• **Work item**: All lines from the opening of the entries below through the line containing "Ranges are error-free." must be output exactly as they appear, with no other lines.

• **Supplied entries**:

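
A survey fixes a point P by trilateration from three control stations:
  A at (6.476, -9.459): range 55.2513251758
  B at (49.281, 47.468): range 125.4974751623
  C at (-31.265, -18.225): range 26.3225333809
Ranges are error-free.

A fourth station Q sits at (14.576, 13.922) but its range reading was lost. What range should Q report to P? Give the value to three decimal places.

77.320

eq1: (x − 6.476)² + (y + 9.459)² = 55.2513251758²
eq2: (x − 49.281)² + (y − 47.468)² = 125.4974751623²
eq3: (x + 31.265)² + (y + 18.225)² = 26.3225333809²
eq2−eq1, eq2−eq3 (x²,y² cancel):
  -85.610·x − 113.854·y = 8146.490610
  -161.092·x − 131.386·y = 11684.563374
det = -85.610·-131.386 − -113.854·-161.092 = -7093.013108
x = (8146.490610·-131.386 − -113.854·11684.563374) / -7093.013108 = -36.655714
y = (-85.610·11684.563374 − 8146.490610·-161.092) / -7093.013108 = -43.989626
|P − Q| = √((-36.655714 − 14.576)² + (-43.989626 − 13.922)²) = 77.320405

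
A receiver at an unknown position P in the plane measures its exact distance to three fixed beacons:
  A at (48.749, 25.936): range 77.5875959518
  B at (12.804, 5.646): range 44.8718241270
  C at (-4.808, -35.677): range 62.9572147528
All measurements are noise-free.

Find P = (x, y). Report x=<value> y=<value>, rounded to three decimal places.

x=-28.764 y=22.544

eq1: (x − 48.749)² + (y − 25.936)² = 77.5875959518²
eq2: (x − 12.804)² + (y − 5.646)² = 44.8718241270²
eq3: (x + 4.808)² + (y + 35.677)² = 62.9572147528²
eq2−eq1, eq2−eq3 (x²,y² cancel):
  71.890·x + 40.580·y = -1153.033080
  -35.224·x − 82.646·y = -849.984828
det = 71.890·-82.646 − 40.580·-35.224 = -4512.031020
x = (-1153.033080·-82.646 − 40.580·-849.984828) / -4512.031020 = -28.764420
y = (71.890·-849.984828 − -1153.033080·-35.224) / -4512.031020 = 22.544137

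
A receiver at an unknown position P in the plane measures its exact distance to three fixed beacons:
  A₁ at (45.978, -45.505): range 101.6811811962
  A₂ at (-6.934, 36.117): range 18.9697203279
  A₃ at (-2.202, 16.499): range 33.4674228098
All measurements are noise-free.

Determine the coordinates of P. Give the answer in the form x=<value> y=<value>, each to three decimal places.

x=7.380 y=48.565

eq1: (x − 45.978)² + (y + 45.505)² = 101.6811811962²
eq2: (x + 6.934)² + (y − 36.117)² = 18.9697203279²
eq3: (x + 2.202)² + (y − 16.499)² = 33.4674228098²
eq1−eq2, eq1−eq3 (x²,y² cancel):
  -105.824·x + 163.244·y = 7147.048856
  -96.360·x + 124.008·y = 5311.378516
det = -105.824·124.008 − 163.244·-96.360 = 2607.169248
x = (7147.048856·124.008 − 163.244·5311.378516) / 2607.169248 = 7.379866
y = (-105.824·5311.378516 − 7147.048856·-96.360) / 2607.169248 = 48.565435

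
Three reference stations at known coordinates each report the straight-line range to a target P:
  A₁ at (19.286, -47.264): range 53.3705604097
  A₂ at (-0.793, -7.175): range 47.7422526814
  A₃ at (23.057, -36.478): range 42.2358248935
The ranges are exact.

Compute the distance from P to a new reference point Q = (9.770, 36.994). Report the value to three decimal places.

eq1: (x − 19.286)² + (y + 47.264)² = 53.3705604097²
eq2: (x + 0.793)² + (y + 7.175)² = 47.7422526814²
eq3: (x − 23.057)² + (y + 36.478)² = 42.2358248935²
eq2−eq1, eq2−eq3 (x²,y² cancel):
  40.158·x − 80.178·y = 1984.631991
  47.700·x − 58.606·y = 2305.618046
det = 40.158·-58.606 − -80.178·47.700 = 1470.990852
x = (1984.631991·-58.606 − -80.178·2305.618046) / 1470.990852 = 46.600223
y = (40.158·2305.618046 − 1984.631991·47.700) / 1470.990852 = -1.412610
|P − Q| = √((46.600223 − 9.770)² + (-1.412610 − 36.994)²) = 53.212151

53.212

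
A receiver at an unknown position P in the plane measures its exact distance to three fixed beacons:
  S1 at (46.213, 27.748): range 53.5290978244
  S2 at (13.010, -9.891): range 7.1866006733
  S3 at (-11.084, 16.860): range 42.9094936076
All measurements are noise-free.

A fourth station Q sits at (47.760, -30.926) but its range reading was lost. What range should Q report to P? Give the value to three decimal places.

eq1: (x − 46.213)² + (y − 27.748)² = 53.5290978244²
eq2: (x − 13.010)² + (y + 9.891)² = 7.1866006733²
eq3: (x + 11.084)² + (y − 16.860)² = 42.9094936076²
eq1−eq2, eq1−eq3 (x²,y² cancel):
  -66.406·x − 75.278·y = 175.216193
  -114.594·x − 21.776·y = -1474.338545
det = -66.406·-21.776 − -75.278·-114.594 = -7180.350076
x = (175.216193·-21.776 − -75.278·-1474.338545) / -7180.350076 = 15.988185
y = (-66.406·-1474.338545 − 175.216193·-114.594) / -7180.350076 = -16.431462
|P − Q| = √((15.988185 − 47.760)² + (-16.431462 − -30.926)²) = 34.921911

34.922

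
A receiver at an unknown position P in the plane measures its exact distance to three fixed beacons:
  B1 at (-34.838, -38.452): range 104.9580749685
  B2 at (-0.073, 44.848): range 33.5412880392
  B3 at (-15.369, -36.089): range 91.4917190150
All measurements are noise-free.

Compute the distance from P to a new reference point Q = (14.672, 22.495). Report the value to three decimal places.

eq1: (x + 34.838)² + (y + 38.452)² = 104.9580749685²
eq2: (x + 0.073)² + (y − 44.848)² = 33.5412880392²
eq3: (x + 15.369)² + (y + 36.089)² = 91.4917190150²
eq1−eq3, eq1−eq2 (x²,y² cancel):
  38.938·x + 4.726·y = 1491.842387
  69.530·x + 166.600·y = 9210.285383
det = 38.938·166.600 − 4.726·69.530 = 6158.472020
x = (1491.842387·166.600 − 4.726·9210.285383) / 6158.472020 = 33.289610
y = (38.938·9210.285383 − 1491.842387·69.530) / 6158.472020 = 41.390509
|P − Q| = √((33.289610 − 14.672)² + (41.390509 − 22.495)²) = 26.526509

26.527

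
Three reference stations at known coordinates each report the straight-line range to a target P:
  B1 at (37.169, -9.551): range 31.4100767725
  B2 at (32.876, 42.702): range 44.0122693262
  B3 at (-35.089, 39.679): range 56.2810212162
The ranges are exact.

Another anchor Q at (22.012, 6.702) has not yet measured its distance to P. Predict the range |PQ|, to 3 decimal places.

12.543

eq1: (x − 37.169)² + (y + 9.551)² = 31.4100767725²
eq2: (x − 32.876)² + (y − 42.702)² = 44.0122693262²
eq3: (x + 35.089)² + (y − 39.679)² = 56.2810212162²
eq3−eq1, eq3−eq2 (x²,y² cancel):
  144.516·x − 98.460·y = 848.055626
  135.930·x + 6.046·y = 1329.104716
det = 144.516·6.046 − -98.460·135.930 = 14257.411536
x = (848.055626·6.046 − -98.460·1329.104716) / 14257.411536 = 9.538267
y = (144.516·1329.104716 − 848.055626·135.930) / 14257.411536 = 5.386721
|P − Q| = √((9.538267 − 22.012)² + (5.386721 − 6.702)²) = 12.542886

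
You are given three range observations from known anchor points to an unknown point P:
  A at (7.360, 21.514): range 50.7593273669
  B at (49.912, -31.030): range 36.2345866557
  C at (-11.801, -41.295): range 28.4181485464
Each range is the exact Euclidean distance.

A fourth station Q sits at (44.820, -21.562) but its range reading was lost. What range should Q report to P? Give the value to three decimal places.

31.918

eq1: (x − 7.360)² + (y − 21.514)² = 50.7593273669²
eq2: (x − 49.912)² + (y + 31.030)² = 36.2345866557²
eq3: (x + 11.801)² + (y + 41.295)² = 28.4181485464²
eq3−eq1, eq3−eq2 (x²,y² cancel):
  38.322·x + 125.618·y = -3096.436978
  123.426·x + 20.530·y = 1104.173915
det = 38.322·20.530 − 125.618·123.426 = -14717.776608
x = (-3096.436978·20.530 − 125.618·1104.173915) / -14717.776608 = 13.743514
y = (38.322·1104.173915 − -3096.436978·123.426) / -14717.776608 = -28.842331
|P − Q| = √((13.743514 − 44.820)² + (-28.842331 − -21.562)²) = 31.917882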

• **Solution to this task**:
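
A survey fixes a point P by trilateration from three control stations:
  A at (6.476, -9.459): range 55.2513251758
  B at (49.281, 47.468): range 125.4974751623
  C at (-31.265, -18.225): range 26.3225333809
Ranges are error-free.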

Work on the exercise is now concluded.